• [Problem description]:
Write out, word for word, every line in the data below from the one containing "Under the Ilica" to the one containing "An anti-dumping order is in force on 8481.79", both of them included.

--- Supplied material ---

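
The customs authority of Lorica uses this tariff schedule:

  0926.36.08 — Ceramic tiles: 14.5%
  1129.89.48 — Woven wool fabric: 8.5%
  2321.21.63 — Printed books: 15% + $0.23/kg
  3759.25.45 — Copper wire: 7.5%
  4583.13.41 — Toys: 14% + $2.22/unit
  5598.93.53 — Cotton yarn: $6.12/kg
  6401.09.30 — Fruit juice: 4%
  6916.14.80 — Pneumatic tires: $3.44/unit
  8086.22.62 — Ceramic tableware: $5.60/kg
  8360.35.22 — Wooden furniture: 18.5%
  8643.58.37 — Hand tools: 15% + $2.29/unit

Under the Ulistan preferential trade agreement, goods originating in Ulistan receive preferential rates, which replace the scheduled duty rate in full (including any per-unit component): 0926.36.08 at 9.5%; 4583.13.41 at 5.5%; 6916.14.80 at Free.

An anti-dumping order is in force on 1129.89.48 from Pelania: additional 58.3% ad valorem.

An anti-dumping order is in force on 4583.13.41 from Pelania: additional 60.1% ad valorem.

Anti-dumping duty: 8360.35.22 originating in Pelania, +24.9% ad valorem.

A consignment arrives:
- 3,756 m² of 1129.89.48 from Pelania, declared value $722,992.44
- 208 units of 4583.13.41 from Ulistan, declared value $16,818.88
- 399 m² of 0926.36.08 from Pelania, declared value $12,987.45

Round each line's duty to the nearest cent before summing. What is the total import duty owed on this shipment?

$485,767.17

Line 1 (1129.89.48, Pelania, 3,756 m², $722,992.44):
Base rate for 1129.89.48 is 8.5%.
Additional duty on 1129.89.48 from Pelania: +58.3%. Applied ad valorem rate: 8.5% + 58.3% = 66.8%.
Duty = $722,992.44 × 66.8% = $482,958.95.
Line 2 (4583.13.41, Ulistan, 208 units, $16,818.88):
Base rate for 4583.13.41 is 14% + $2.22/unit.
Origin Ulistan qualifies under the Lorica–Ulistan agreement and 4583.13.41 is covered: preferential rate 5.5% applies instead.
The additional-duty order on 4583.13.41 targets Pelania, not Ulistan; it does not apply.
Duty = $16,818.88 × 5.5% = $925.04.
Line 3 (0926.36.08, Pelania, 399 m², $12,987.45):
Base rate for 0926.36.08 is 14.5%.
0926.36.08 has an FTA preferential rate, but origin Pelania is not Ulistan; base rate stands.
Duty = $12,987.45 × 14.5% = $1,883.18.
Total = $482,958.95 + $925.04 + $1,883.18 = $485,767.17.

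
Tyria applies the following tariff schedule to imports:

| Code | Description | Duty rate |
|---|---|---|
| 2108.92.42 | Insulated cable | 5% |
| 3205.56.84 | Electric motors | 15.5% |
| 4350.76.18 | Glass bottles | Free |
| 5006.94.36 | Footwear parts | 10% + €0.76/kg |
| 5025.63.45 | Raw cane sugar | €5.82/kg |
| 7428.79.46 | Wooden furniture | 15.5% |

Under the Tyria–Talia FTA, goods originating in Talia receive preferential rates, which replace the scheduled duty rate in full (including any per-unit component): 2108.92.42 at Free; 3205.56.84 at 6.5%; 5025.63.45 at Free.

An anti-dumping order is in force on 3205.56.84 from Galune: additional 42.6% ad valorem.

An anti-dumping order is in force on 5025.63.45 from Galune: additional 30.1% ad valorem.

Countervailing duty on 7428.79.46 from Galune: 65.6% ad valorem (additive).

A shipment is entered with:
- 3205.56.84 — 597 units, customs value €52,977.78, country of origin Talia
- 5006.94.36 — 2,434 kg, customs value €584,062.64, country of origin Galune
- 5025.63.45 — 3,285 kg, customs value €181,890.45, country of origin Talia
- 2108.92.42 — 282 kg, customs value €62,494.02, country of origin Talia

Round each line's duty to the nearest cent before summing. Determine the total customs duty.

€63,699.66

Line 1 (3205.56.84, Talia, 597 units, €52,977.78):
Base rate for 3205.56.84 is 15.5%.
Origin Talia qualifies under the Tyria–Talia agreement and 3205.56.84 is covered: preferential rate 6.5% applies instead.
The additional-duty order on 3205.56.84 targets Galune, not Talia; it does not apply.
Duty = €52,977.78 × 6.5% = €3,443.56.
Line 2 (5006.94.36, Galune, 2,434 kg, €584,062.64):
Base rate for 5006.94.36 is 10% + €0.76/kg.
Duty = €584,062.64 × 10% + 2,434 × €0.76 = €60,256.10.
Line 3 (5025.63.45, Talia, 3,285 kg, €181,890.45):
Base rate for 5025.63.45 is €5.82/kg.
Origin Talia qualifies under the Tyria–Talia agreement and 5025.63.45 is covered: preferential rate Free applies instead.
The additional-duty order on 5025.63.45 targets Galune, not Talia; it does not apply.
Duty = €181,890.45 × 0% = €0.00.
Line 4 (2108.92.42, Talia, 282 kg, €62,494.02):
Base rate for 2108.92.42 is 5%.
Origin Talia qualifies under the Tyria–Talia agreement and 2108.92.42 is covered: preferential rate Free applies instead.
Duty = €62,494.02 × 0% = €0.00.
Total = €3,443.56 + €60,256.10 + €0.00 + €0.00 = €63,699.66.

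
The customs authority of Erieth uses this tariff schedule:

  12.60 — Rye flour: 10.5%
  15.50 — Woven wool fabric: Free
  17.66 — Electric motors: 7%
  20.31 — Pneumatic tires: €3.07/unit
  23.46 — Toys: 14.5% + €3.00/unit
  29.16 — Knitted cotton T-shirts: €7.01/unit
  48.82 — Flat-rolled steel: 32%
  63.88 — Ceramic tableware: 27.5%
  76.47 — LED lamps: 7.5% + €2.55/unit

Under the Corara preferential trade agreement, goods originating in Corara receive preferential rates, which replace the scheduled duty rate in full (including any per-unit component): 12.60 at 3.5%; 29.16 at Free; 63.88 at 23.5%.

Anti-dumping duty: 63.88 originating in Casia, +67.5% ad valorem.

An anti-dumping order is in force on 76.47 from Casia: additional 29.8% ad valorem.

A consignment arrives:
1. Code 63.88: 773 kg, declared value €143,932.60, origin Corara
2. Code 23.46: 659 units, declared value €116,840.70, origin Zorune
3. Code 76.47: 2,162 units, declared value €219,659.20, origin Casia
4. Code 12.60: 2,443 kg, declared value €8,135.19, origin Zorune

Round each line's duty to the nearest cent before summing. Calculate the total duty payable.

Line 1 (63.88, Corara, 773 kg, €143,932.60):
Base rate for 63.88 is 27.5%.
Origin Corara qualifies under the Erieth–Corara agreement and 63.88 is covered: preferential rate 23.5% applies instead.
The additional-duty order on 63.88 targets Casia, not Corara; it does not apply.
Duty = €143,932.60 × 23.5% = €33,824.16.
Line 2 (23.46, Zorune, 659 units, €116,840.70):
Base rate for 23.46 is 14.5% + €3.00/unit.
Duty = €116,840.70 × 14.5% + 659 × €3.00 = €18,918.90.
Line 3 (76.47, Casia, 2,162 units, €219,659.20):
Base rate for 76.47 is 7.5% + €2.55/unit.
Additional duty on 76.47 from Casia: +29.8%. Applied ad valorem rate: 7.5% + 29.8% = 37.3%.
Duty = €219,659.20 × 37.3% + 2,162 × €2.55 = €87,445.98.
Line 4 (12.60, Zorune, 2,443 kg, €8,135.19):
Base rate for 12.60 is 10.5%.
12.60 has an FTA preferential rate, but origin Zorune is not Corara; base rate stands.
Duty = €8,135.19 × 10.5% = €854.19.
Total = €33,824.16 + €18,918.90 + €87,445.98 + €854.19 = €141,043.23.

€141,043.23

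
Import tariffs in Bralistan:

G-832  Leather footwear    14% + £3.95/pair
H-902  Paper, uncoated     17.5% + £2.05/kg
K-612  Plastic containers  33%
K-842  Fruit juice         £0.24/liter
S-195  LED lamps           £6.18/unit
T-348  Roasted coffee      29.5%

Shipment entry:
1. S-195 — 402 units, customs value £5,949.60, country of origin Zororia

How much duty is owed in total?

Line 1 (S-195, Zororia, 402 units, £5,949.60):
Base rate for S-195 is £6.18/unit.
Duty = 402 × £6.18 = £2,484.36.

£2,484.36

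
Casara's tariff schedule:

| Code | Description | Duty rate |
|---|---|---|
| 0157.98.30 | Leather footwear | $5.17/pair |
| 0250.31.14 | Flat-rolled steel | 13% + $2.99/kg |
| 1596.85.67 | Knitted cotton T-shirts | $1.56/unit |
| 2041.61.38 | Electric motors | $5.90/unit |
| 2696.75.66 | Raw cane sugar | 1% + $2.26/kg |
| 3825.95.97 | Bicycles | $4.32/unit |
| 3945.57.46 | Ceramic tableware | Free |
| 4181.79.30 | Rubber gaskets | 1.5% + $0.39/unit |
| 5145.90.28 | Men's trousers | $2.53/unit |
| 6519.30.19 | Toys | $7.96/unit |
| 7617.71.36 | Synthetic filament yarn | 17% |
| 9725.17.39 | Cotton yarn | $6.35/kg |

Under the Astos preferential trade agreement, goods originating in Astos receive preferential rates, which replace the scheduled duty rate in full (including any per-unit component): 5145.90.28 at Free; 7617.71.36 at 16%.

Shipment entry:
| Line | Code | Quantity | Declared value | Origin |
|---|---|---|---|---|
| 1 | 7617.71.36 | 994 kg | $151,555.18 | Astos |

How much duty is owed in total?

Line 1 (7617.71.36, Astos, 994 kg, $151,555.18):
Base rate for 7617.71.36 is 17%.
Origin Astos qualifies under the Casara–Astos agreement and 7617.71.36 is covered: preferential rate 16% applies instead.
Duty = $151,555.18 × 16% = $24,248.83.

$24,248.83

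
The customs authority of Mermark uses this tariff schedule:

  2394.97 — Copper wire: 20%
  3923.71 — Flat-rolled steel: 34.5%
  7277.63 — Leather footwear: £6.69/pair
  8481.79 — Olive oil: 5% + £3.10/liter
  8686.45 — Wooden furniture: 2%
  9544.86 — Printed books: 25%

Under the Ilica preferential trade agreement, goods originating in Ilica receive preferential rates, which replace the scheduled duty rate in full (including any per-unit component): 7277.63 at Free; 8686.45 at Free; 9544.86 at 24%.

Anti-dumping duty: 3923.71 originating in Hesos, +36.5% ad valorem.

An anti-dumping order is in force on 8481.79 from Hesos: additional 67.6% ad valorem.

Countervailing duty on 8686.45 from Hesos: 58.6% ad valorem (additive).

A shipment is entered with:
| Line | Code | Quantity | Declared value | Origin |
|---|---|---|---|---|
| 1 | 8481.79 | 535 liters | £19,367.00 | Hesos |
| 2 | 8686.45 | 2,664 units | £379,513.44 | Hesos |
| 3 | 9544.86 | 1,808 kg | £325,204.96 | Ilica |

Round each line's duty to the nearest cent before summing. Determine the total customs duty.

Line 1 (8481.79, Hesos, 535 liters, £19,367.00):
Base rate for 8481.79 is 5% + £3.10/liter.
Additional duty on 8481.79 from Hesos: +67.6%. Applied ad valorem rate: 5% + 67.6% = 72.6%.
Duty = £19,367.00 × 72.6% + 535 × £3.10 = £15,718.94.
Line 2 (8686.45, Hesos, 2,664 units, £379,513.44):
Base rate for 8686.45 is 2%.
8686.45 has an FTA preferential rate, but origin Hesos is not Ilica; base rate stands.
Additional duty on 8686.45 from Hesos: +58.6%. Applied ad valorem rate: 2% + 58.6% = 60.6%.
Duty = £379,513.44 × 60.6% = £229,985.14.
Line 3 (9544.86, Ilica, 1,808 kg, £325,204.96):
Base rate for 9544.86 is 25%.
Origin Ilica qualifies under the Mermark–Ilica agreement and 9544.86 is covered: preferential rate 24% applies instead.
Duty = £325,204.96 × 24% = £78,049.19.
Total = £15,718.94 + £229,985.14 + £78,049.19 = £323,753.27.

£323,753.27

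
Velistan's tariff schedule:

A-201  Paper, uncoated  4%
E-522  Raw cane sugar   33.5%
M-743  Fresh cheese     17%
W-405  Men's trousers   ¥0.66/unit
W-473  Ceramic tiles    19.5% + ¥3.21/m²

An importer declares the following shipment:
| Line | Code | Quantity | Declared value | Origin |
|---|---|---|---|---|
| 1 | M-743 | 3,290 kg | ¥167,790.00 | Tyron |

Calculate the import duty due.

Line 1 (M-743, Tyron, 3,290 kg, ¥167,790.00):
Base rate for M-743 is 17%.
Duty = ¥167,790.00 × 17% = ¥28,524.30.

¥28,524.30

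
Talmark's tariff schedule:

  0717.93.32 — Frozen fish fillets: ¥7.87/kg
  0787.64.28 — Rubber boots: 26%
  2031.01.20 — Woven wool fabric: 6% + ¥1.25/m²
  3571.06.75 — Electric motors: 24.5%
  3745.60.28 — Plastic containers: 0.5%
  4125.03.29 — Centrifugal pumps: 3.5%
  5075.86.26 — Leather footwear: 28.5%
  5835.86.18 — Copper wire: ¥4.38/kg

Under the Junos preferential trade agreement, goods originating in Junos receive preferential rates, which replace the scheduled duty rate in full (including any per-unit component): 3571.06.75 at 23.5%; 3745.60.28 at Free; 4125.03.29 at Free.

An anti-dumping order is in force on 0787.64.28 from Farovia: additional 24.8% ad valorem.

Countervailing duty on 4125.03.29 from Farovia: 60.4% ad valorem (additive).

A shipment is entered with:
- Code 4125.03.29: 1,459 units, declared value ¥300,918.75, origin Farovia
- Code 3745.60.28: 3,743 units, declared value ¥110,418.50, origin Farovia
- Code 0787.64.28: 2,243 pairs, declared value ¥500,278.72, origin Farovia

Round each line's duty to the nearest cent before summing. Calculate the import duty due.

¥446,980.76

Line 1 (4125.03.29, Farovia, 1,459 units, ¥300,918.75):
Base rate for 4125.03.29 is 3.5%.
4125.03.29 has an FTA preferential rate, but origin Farovia is not Junos; base rate stands.
Additional duty on 4125.03.29 from Farovia: +60.4%. Applied ad valorem rate: 3.5% + 60.4% = 63.9%.
Duty = ¥300,918.75 × 63.9% = ¥192,287.08.
Line 2 (3745.60.28, Farovia, 3,743 units, ¥110,418.50):
Base rate for 3745.60.28 is 0.5%.
3745.60.28 has an FTA preferential rate, but origin Farovia is not Junos; base rate stands.
Duty = ¥110,418.50 × 0.5% = ¥552.09.
Line 3 (0787.64.28, Farovia, 2,243 pairs, ¥500,278.72):
Base rate for 0787.64.28 is 26%.
Additional duty on 0787.64.28 from Farovia: +24.8%. Applied ad valorem rate: 26% + 24.8% = 50.8%.
Duty = ¥500,278.72 × 50.8% = ¥254,141.59.
Total = ¥192,287.08 + ¥552.09 + ¥254,141.59 = ¥446,980.76.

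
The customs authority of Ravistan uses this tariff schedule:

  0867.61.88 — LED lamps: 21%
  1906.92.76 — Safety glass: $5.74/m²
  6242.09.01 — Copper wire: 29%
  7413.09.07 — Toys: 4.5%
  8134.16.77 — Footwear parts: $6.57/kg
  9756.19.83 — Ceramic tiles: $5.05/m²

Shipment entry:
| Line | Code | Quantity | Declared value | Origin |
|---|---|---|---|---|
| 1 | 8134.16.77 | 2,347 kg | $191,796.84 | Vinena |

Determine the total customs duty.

Line 1 (8134.16.77, Vinena, 2,347 kg, $191,796.84):
Base rate for 8134.16.77 is $6.57/kg.
Duty = 2,347 × $6.57 = $15,419.79.

$15,419.79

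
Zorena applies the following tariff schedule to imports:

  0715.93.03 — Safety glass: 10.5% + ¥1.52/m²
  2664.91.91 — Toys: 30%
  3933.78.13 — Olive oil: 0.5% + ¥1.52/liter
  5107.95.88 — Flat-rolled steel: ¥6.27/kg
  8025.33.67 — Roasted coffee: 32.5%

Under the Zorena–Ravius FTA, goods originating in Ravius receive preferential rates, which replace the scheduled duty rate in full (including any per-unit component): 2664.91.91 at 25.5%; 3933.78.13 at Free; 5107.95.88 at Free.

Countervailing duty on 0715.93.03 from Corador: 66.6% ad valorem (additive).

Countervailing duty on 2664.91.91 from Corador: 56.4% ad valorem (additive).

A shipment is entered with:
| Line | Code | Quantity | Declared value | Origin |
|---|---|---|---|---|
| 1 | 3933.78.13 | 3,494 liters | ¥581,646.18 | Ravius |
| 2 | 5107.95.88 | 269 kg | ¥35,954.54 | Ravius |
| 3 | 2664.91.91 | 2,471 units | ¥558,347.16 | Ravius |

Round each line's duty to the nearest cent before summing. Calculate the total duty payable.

¥142,378.53

Line 1 (3933.78.13, Ravius, 3,494 liters, ¥581,646.18):
Base rate for 3933.78.13 is 0.5% + ¥1.52/liter.
Origin Ravius qualifies under the Zorena–Ravius agreement and 3933.78.13 is covered: preferential rate Free applies instead.
Duty = ¥581,646.18 × 0% = ¥0.00.
Line 2 (5107.95.88, Ravius, 269 kg, ¥35,954.54):
Base rate for 5107.95.88 is ¥6.27/kg.
Origin Ravius qualifies under the Zorena–Ravius agreement and 5107.95.88 is covered: preferential rate Free applies instead.
Duty = ¥35,954.54 × 0% = ¥0.00.
Line 3 (2664.91.91, Ravius, 2,471 units, ¥558,347.16):
Base rate for 2664.91.91 is 30%.
Origin Ravius qualifies under the Zorena–Ravius agreement and 2664.91.91 is covered: preferential rate 25.5% applies instead.
The additional-duty order on 2664.91.91 targets Corador, not Ravius; it does not apply.
Duty = ¥558,347.16 × 25.5% = ¥142,378.53.
Total = ¥0.00 + ¥0.00 + ¥142,378.53 = ¥142,378.53.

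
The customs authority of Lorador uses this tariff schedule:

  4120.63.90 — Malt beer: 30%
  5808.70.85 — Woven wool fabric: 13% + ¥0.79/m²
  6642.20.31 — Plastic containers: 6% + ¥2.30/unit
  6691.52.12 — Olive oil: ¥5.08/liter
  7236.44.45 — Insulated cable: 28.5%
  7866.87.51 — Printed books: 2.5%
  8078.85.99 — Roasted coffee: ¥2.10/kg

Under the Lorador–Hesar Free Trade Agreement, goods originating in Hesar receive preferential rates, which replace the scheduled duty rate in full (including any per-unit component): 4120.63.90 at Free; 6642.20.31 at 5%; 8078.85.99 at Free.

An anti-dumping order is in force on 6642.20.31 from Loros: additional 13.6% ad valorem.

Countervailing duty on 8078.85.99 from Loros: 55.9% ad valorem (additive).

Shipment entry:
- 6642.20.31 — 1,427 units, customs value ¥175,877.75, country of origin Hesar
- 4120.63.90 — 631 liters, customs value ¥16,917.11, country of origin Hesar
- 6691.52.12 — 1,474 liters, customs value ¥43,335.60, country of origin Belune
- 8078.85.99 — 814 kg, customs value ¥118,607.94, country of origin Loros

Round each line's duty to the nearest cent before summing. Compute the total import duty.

¥84,293.05

Line 1 (6642.20.31, Hesar, 1,427 units, ¥175,877.75):
Base rate for 6642.20.31 is 6% + ¥2.30/unit.
Origin Hesar qualifies under the Lorador–Hesar agreement and 6642.20.31 is covered: preferential rate 5% applies instead.
The additional-duty order on 6642.20.31 targets Loros, not Hesar; it does not apply.
Duty = ¥175,877.75 × 5% = ¥8,793.89.
Line 2 (4120.63.90, Hesar, 631 liters, ¥16,917.11):
Base rate for 4120.63.90 is 30%.
Origin Hesar qualifies under the Lorador–Hesar agreement and 4120.63.90 is covered: preferential rate Free applies instead.
Duty = ¥16,917.11 × 0% = ¥0.00.
Line 3 (6691.52.12, Belune, 1,474 liters, ¥43,335.60):
Base rate for 6691.52.12 is ¥5.08/liter.
Duty = 1,474 × ¥5.08 = ¥7,487.92.
Line 4 (8078.85.99, Loros, 814 kg, ¥118,607.94):
Base rate for 8078.85.99 is ¥2.10/kg.
8078.85.99 has an FTA preferential rate, but origin Loros is not Hesar; base rate stands.
Additional duty on 8078.85.99 from Loros: +55.9% ad valorem. Applied ad valorem rate = 55.9%.
Duty = ¥118,607.94 × 55.9% + 814 × ¥2.10 = ¥68,011.24.
Total = ¥8,793.89 + ¥0.00 + ¥7,487.92 + ¥68,011.24 = ¥84,293.05.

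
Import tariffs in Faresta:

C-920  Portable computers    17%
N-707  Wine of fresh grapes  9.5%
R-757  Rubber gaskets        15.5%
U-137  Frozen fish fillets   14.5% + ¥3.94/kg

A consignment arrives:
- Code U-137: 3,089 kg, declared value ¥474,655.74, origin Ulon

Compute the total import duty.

Line 1 (U-137, Ulon, 3,089 kg, ¥474,655.74):
Base rate for U-137 is 14.5% + ¥3.94/kg.
Duty = ¥474,655.74 × 14.5% + 3,089 × ¥3.94 = ¥80,995.74.

¥80,995.74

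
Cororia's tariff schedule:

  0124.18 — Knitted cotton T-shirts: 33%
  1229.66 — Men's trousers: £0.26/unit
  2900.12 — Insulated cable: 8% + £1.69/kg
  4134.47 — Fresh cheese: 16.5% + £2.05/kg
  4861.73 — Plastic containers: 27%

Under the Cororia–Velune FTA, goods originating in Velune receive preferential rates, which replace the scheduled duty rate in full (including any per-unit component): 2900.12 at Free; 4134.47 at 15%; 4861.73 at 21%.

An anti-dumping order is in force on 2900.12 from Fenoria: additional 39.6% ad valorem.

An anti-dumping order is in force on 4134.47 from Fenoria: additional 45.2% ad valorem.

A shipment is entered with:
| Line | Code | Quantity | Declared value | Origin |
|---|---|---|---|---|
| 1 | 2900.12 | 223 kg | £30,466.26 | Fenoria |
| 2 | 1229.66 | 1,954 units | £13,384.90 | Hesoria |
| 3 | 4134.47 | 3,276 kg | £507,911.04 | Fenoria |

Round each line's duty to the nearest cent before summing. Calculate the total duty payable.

Line 1 (2900.12, Fenoria, 223 kg, £30,466.26):
Base rate for 2900.12 is 8% + £1.69/kg.
2900.12 has an FTA preferential rate, but origin Fenoria is not Velune; base rate stands.
Additional duty on 2900.12 from Fenoria: +39.6%. Applied ad valorem rate: 8% + 39.6% = 47.6%.
Duty = £30,466.26 × 47.6% + 223 × £1.69 = £14,878.81.
Line 2 (1229.66, Hesoria, 1,954 units, £13,384.90):
Base rate for 1229.66 is £0.26/unit.
Duty = 1,954 × £0.26 = £508.04.
Line 3 (4134.47, Fenoria, 3,276 kg, £507,911.04):
Base rate for 4134.47 is 16.5% + £2.05/kg.
4134.47 has an FTA preferential rate, but origin Fenoria is not Velune; base rate stands.
Additional duty on 4134.47 from Fenoria: +45.2%. Applied ad valorem rate: 16.5% + 45.2% = 61.7%.
Duty = £507,911.04 × 61.7% + 3,276 × £2.05 = £320,096.91.
Total = £14,878.81 + £508.04 + £320,096.91 = £335,483.76.

£335,483.76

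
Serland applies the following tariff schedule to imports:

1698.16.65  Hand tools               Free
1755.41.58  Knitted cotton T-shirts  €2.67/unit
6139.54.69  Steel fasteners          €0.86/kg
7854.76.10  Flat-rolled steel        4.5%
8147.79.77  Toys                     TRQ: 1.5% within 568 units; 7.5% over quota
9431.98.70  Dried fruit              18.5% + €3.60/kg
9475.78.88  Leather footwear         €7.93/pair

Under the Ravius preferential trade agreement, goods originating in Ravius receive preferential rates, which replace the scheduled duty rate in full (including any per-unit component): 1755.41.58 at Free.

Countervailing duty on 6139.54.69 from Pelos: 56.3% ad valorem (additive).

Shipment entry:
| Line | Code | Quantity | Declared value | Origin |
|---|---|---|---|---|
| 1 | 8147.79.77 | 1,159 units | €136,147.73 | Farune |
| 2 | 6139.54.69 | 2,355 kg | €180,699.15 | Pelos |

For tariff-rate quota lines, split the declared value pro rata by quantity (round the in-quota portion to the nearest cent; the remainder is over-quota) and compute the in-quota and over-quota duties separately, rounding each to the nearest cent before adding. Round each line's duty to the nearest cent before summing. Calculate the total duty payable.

€109,966.62

Line 1 (8147.79.77, Farune, 1,159 units, €136,147.73):
Code 8147.79.77 is under a tariff-rate quota (threshold 568 units). In-quota: 568 units at 1.5%; over-quota: 591 units at 7.5%.
Pro-rata value split: in-quota = €136,147.73 × 568/1,159 = €66,722.96; over-quota = €136,147.73 − €66,722.96 = €69,424.77.
In-quota duty = €66,722.96 × 1.5% = €1,000.84. Over-quota duty = €69,424.77 × 7.5% = €5,206.86.
Line duty = €1,000.84 + €5,206.86 = €6,207.70.
Line 2 (6139.54.69, Pelos, 2,355 kg, €180,699.15):
Base rate for 6139.54.69 is €0.86/kg.
Additional duty on 6139.54.69 from Pelos: +56.3% ad valorem. Applied ad valorem rate = 56.3%.
Duty = €180,699.15 × 56.3% + 2,355 × €0.86 = €103,758.92.
Total = €6,207.70 + €103,758.92 = €109,966.62.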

---

• [Output of the exercise]:
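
Under the Ilica preferential trade agreement, goods originating in Ilica receive preferential rates, which replace the scheduled duty rate in full (including any per-unit component): 7277.63 at Free; 8686.45 at Free; 9544.86 at 24%.

Anti-dumping duty: 3923.71 originating in Hesos, +36.5% ad valorem.

An anti-dumping order is in force on 8481.79 from Hesos: additional 67.6% ad valorem.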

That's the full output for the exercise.